Repeat the data exactly, so that every line matches the original.
*** DATA RECORDS ***
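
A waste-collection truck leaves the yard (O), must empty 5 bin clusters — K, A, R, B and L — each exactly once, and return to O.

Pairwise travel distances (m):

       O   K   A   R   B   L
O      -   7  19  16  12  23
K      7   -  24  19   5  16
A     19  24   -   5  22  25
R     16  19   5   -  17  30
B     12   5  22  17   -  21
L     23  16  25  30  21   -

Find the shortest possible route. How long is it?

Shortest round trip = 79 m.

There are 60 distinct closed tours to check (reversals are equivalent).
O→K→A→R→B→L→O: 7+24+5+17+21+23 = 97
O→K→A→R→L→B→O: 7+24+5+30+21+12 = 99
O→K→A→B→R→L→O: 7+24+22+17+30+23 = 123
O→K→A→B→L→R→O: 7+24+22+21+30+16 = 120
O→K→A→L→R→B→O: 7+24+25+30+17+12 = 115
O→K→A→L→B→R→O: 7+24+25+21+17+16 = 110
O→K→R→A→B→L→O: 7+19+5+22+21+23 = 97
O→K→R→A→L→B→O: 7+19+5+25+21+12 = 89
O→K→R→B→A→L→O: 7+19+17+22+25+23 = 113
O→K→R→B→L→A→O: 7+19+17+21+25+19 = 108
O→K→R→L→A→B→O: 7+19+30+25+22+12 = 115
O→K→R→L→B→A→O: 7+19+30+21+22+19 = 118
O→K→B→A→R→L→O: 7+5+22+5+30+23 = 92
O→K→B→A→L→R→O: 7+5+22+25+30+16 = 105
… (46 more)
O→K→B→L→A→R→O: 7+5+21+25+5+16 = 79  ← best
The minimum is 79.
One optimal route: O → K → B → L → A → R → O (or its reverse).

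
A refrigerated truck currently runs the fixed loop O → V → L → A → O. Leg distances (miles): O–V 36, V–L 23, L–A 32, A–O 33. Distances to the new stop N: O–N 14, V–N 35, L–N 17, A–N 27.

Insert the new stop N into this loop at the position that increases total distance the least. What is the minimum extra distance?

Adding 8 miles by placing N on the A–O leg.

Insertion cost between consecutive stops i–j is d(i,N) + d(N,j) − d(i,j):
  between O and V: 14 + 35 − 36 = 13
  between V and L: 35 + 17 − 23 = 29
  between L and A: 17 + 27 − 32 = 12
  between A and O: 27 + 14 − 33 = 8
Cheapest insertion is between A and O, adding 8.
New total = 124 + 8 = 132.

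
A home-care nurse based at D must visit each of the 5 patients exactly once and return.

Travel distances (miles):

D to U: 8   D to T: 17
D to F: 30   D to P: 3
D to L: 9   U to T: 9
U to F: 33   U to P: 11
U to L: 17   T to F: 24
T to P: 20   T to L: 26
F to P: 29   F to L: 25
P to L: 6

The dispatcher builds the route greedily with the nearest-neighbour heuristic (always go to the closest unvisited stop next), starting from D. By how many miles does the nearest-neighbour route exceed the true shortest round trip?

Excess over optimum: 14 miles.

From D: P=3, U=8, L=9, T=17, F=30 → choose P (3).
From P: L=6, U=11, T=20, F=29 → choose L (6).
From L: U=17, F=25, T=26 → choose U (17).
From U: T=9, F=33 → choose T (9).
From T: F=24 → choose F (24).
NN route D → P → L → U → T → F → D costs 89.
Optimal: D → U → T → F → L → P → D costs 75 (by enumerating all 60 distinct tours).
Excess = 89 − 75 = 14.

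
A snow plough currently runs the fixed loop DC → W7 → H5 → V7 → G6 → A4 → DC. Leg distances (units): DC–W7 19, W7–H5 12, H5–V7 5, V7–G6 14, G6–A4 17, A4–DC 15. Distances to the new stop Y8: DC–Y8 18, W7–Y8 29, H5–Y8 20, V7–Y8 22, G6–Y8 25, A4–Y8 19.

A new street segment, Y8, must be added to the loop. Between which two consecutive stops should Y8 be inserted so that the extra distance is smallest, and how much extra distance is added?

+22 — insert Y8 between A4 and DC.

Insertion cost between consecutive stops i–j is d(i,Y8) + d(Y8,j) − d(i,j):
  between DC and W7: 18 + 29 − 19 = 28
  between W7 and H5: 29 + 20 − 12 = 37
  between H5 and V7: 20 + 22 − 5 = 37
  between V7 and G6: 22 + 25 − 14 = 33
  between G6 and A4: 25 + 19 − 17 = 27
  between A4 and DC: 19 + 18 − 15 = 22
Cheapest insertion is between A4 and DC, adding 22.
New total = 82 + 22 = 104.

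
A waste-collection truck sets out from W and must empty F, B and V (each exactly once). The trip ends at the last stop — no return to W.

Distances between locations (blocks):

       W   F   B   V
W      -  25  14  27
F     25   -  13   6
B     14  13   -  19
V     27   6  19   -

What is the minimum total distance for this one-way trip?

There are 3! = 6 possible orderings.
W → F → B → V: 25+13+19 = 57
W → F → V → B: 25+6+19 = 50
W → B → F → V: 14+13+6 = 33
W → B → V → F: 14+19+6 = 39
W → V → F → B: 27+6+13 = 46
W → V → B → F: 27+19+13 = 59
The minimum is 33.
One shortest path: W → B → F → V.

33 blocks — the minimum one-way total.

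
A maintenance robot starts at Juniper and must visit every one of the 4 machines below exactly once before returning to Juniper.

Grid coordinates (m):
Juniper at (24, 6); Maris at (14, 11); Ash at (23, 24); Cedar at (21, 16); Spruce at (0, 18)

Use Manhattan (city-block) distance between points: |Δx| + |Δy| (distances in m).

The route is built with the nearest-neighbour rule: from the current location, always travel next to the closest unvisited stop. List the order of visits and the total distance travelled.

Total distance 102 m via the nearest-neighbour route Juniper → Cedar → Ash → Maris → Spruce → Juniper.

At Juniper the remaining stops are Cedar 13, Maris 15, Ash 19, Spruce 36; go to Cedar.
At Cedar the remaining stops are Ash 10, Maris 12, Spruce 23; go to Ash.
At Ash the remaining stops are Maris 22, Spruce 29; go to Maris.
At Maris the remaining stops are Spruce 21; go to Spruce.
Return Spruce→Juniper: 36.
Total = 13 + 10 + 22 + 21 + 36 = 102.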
*** End of DATA RECORDS ***
:: OUTPUT BELOW ::
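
A waste-collection truck leaves the yard (O), must empty 5 bin clusters — K, A, R, B and L — each exactly once, and return to O.

Pairwise travel distances (m):

       O   K   A   R   B   L
O      -   7  19  16  12  23
K      7   -  24  19   5  16
A     19  24   -   5  22  25
R     16  19   5   -  17  30
B     12   5  22  17   -  21
L     23  16  25  30  21   -

Find the shortest possible route. How long is it?

Shortest round trip = 79 m.

There are 60 distinct closed tours to check (reversals are equivalent).
O→K→A→R→B→L→O: 7+24+5+17+21+23 = 97
O→K→A→R→L→B→O: 7+24+5+30+21+12 = 99
O→K→A→B→R→L→O: 7+24+22+17+30+23 = 123
O→K→A→B→L→R→O: 7+24+22+21+30+16 = 120
O→K→A→L→R→B→O: 7+24+25+30+17+12 = 115
O→K→A→L→B→R→O: 7+24+25+21+17+16 = 110
O→K→R→A→B→L→O: 7+19+5+22+21+23 = 97
O→K→R→A→L→B→O: 7+19+5+25+21+12 = 89
O→K→R→B→A→L→O: 7+19+17+22+25+23 = 113
O→K→R→B→L→A→O: 7+19+17+21+25+19 = 108
O→K→R→L→A→B→O: 7+19+30+25+22+12 = 115
O→K→R→L→B→A→O: 7+19+30+21+22+19 = 118
O→K→B→A→R→L→O: 7+5+22+5+30+23 = 92
O→K→B→A→L→R→O: 7+5+22+25+30+16 = 105
… (46 more)
O→K→B→L→A→R→O: 7+5+21+25+5+16 = 79  ← best
The minimum is 79.
One optimal route: O → K → B → L → A → R → O (or its reverse).

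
A refrigerated truck currently runs the fixed loop O → V → L → A → O. Leg distances (miles): O–V 36, V–L 23, L–A 32, A–O 33. Distances to the new stop N: O–N 14, V–N 35, L–N 17, A–N 27.

Insert the new stop N into this loop at the position that increases total distance the least. What is the minimum extra distance?

Adding 8 miles by placing N on the A–O leg.

Insertion cost between consecutive stops i–j is d(i,N) + d(N,j) − d(i,j):
  between O and V: 14 + 35 − 36 = 13
  between V and L: 35 + 17 − 23 = 29
  between L and A: 17 + 27 − 32 = 12
  between A and O: 27 + 14 − 33 = 8
Cheapest insertion is between A and O, adding 8.
New total = 124 + 8 = 132.

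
A home-care nurse based at D must visit each of the 5 patients exactly once and return.

Travel distances (miles):

D to U: 8   D to T: 17
D to F: 30   D to P: 3
D to L: 9   U to T: 9
U to F: 33   U to P: 11
U to L: 17   T to F: 24
T to P: 20   T to L: 26
F to P: 29   F to L: 25
P to L: 6

The dispatcher builds the route greedily with the nearest-neighbour heuristic (always go to the closest unvisited stop next), starting from D. By how many miles does the nearest-neighbour route exceed the true shortest round trip?

Excess over optimum: 14 miles.

From D: P=3, U=8, L=9, T=17, F=30 → choose P (3).
From P: L=6, U=11, T=20, F=29 → choose L (6).
From L: U=17, F=25, T=26 → choose U (17).
From U: T=9, F=33 → choose T (9).
From T: F=24 → choose F (24).
NN route D → P → L → U → T → F → D costs 89.
Optimal: D → U → T → F → L → P → D costs 75 (by enumerating all 60 distinct tours).
Excess = 89 − 75 = 14.

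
A snow plough currently runs the fixed loop DC → W7 → H5 → V7 → G6 → A4 → DC. Leg distances (units): DC–W7 19, W7–H5 12, H5–V7 5, V7–G6 14, G6–A4 17, A4–DC 15. Distances to the new stop Y8: DC–Y8 18, W7–Y8 29, H5–Y8 20, V7–Y8 22, G6–Y8 25, A4–Y8 19.

A new street segment, Y8, must be added to the loop. Between which two consecutive stops should Y8 be inserted so that the extra distance is smallest, and how much extra distance is added?

+22 — insert Y8 between A4 and DC.

Insertion cost between consecutive stops i–j is d(i,Y8) + d(Y8,j) − d(i,j):
  between DC and W7: 18 + 29 − 19 = 28
  between W7 and H5: 29 + 20 − 12 = 37
  between H5 and V7: 20 + 22 − 5 = 37
  between V7 and G6: 22 + 25 − 14 = 33
  between G6 and A4: 25 + 19 − 17 = 27
  between A4 and DC: 19 + 18 − 15 = 22
Cheapest insertion is between A4 and DC, adding 22.
New total = 82 + 22 = 104.

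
A waste-collection truck sets out from W and must empty F, B and V (each exactly once). The trip ends at the last stop — no return to W.

Distances between locations (blocks):

       W   F   B   V
W      -  25  14  27
F     25   -  13   6
B     14  13   -  19
V     27   6  19   -

What is the minimum total distance for this one-way trip?

There are 3! = 6 possible orderings.
W → F → B → V: 25+13+19 = 57
W → F → V → B: 25+6+19 = 50
W → B → F → V: 14+13+6 = 33
W → B → V → F: 14+19+6 = 39
W → V → F → B: 27+6+13 = 46
W → V → B → F: 27+19+13 = 59
The minimum is 33.
One shortest path: W → B → F → V.

33 blocks — the minimum one-way total.

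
A maintenance robot starts at Juniper and must visit every one of the 4 machines below exactly once before returning to Juniper.

Grid coordinates (m):
Juniper at (24, 6); Maris at (14, 11); Ash at (23, 24); Cedar at (21, 16); Spruce at (0, 18)

Use Manhattan (city-block) distance between points: |Δx| + |Δy| (distances in m).

The route is built with the nearest-neighbour rule: from the current location, always travel next to the closest unvisited stop. List the order of visits and the total distance travelled.

Total distance 102 m via the nearest-neighbour route Juniper → Cedar → Ash → Maris → Spruce → Juniper.

At Juniper the remaining stops are Cedar 13, Maris 15, Ash 19, Spruce 36; go to Cedar.
At Cedar the remaining stops are Ash 10, Maris 12, Spruce 23; go to Ash.
At Ash the remaining stops are Maris 22, Spruce 29; go to Maris.
At Maris the remaining stops are Spruce 21; go to Spruce.
Return Spruce→Juniper: 36.
Total = 13 + 10 + 22 + 21 + 36 = 102.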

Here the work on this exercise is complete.